Which lines below fall between the one containing "GTCTTCCATTCCGCGGTTCGGTCACCTGT" and the one containing "3. advance fork by 1 bases"? Repeat them exactly, counting both of those lines, and add nothing else.

Data extracted from a collection
►
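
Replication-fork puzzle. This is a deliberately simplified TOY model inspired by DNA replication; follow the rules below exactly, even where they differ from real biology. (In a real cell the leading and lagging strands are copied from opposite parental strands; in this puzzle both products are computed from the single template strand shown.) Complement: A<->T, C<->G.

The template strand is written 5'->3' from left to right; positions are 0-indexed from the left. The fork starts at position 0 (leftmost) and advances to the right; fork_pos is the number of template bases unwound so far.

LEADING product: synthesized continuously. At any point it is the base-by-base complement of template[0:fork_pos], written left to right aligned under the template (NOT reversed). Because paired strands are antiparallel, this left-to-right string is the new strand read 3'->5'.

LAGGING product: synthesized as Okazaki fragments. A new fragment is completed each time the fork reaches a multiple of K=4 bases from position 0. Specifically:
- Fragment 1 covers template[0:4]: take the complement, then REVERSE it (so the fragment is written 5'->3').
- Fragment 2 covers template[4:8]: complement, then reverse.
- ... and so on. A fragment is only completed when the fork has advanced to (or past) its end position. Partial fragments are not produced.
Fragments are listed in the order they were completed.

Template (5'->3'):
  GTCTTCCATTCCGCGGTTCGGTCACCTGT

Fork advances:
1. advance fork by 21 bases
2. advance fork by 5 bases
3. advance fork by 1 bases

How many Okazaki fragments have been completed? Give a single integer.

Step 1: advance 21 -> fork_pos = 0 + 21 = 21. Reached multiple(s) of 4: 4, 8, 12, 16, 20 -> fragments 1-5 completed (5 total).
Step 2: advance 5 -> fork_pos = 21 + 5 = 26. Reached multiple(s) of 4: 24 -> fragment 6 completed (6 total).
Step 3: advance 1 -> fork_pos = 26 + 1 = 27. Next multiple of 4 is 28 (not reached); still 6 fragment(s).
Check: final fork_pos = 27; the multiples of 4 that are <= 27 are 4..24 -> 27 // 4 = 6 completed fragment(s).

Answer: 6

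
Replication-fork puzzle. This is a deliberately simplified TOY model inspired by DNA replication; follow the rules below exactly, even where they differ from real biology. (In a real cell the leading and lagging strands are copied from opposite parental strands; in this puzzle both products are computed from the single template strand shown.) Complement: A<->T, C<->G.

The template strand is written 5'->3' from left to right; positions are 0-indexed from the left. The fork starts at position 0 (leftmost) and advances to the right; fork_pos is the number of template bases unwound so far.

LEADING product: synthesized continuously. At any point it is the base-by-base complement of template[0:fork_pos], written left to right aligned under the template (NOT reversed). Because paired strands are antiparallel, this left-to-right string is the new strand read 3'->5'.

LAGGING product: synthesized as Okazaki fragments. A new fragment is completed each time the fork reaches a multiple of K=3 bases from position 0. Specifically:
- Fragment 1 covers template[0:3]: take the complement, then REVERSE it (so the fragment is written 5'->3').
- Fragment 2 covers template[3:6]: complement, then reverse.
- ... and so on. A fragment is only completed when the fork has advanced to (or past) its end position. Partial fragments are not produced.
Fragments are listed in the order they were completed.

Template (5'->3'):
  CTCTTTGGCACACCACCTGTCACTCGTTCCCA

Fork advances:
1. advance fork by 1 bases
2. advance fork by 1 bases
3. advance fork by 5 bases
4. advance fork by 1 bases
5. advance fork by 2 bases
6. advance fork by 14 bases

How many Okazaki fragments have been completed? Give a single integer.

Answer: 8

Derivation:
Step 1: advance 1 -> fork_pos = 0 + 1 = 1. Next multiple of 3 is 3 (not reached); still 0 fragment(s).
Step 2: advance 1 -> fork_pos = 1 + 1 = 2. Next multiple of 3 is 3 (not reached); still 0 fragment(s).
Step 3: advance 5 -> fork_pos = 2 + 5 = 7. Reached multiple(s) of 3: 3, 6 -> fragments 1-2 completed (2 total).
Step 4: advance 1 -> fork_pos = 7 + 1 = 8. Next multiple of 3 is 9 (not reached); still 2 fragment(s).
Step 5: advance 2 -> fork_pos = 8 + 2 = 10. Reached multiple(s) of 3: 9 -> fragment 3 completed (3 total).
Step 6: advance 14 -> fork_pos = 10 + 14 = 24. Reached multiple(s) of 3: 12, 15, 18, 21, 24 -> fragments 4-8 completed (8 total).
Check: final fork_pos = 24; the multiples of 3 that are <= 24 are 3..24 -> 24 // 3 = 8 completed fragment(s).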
◄
■ **Result for this exercise**
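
  GTCTTCCATTCCGCGGTTCGGTCACCTGT

Fork advances:
1. advance fork by 21 bases
2. advance fork by 5 bases
3. advance fork by 1 bases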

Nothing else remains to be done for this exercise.